Start of Data supplied

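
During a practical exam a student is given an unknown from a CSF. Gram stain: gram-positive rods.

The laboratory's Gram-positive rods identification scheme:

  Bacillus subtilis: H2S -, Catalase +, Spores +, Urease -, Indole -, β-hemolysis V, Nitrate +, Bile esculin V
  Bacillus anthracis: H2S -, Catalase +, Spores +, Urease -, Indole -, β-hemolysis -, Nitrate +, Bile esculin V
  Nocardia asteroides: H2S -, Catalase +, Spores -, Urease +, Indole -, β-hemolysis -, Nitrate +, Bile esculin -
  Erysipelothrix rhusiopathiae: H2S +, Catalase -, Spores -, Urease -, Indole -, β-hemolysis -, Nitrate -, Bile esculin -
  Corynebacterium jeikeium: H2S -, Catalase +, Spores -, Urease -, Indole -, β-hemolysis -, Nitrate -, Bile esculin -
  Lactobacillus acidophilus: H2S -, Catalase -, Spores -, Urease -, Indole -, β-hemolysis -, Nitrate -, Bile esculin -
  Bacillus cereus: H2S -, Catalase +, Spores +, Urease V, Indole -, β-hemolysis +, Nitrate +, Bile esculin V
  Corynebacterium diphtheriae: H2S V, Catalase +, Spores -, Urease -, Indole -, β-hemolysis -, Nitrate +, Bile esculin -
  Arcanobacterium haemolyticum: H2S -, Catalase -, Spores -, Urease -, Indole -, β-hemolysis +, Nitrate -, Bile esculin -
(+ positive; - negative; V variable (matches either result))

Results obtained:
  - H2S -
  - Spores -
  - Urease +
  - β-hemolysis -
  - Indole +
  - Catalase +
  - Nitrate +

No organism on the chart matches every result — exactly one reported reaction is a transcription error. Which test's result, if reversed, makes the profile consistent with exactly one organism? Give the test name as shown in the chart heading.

Indole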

End of Data supplied

- [Work item] Taking the records above as input, show every line in which the word "Corynebacterium" is present.

- [Solution to this problem]
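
  Corynebacterium jeikeium: H2S -, Catalase +, Spores -, Urease -, Indole -, β-hemolysis -, Nitrate -, Bile esculin -
  Corynebacterium diphtheriae: H2S V, Catalase +, Spores -, Urease -, Indole -, β-hemolysis -, Nitrate +, Bile esculin -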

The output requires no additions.